## PROMPT
Copy the data exactly from the line that contains "- Fraction p" through the line that contains "- Fraction 1-p", keeping both end lines and leaving out everything else.
+ + + + + + +
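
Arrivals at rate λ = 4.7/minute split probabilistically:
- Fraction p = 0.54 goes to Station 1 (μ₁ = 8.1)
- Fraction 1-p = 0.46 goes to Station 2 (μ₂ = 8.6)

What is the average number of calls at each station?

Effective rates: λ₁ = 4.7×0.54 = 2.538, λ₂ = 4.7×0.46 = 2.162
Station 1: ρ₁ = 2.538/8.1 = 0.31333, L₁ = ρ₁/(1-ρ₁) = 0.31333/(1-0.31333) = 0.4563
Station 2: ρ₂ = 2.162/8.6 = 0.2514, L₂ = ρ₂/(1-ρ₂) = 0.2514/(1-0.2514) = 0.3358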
+ + + + + + +
## FINISHED TASK
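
- Fraction p = 0.54 goes to Station 1 (μ₁ = 8.1)
- Fraction 1-p = 0.46 goes to Station 2 (μ₂ = 8.6)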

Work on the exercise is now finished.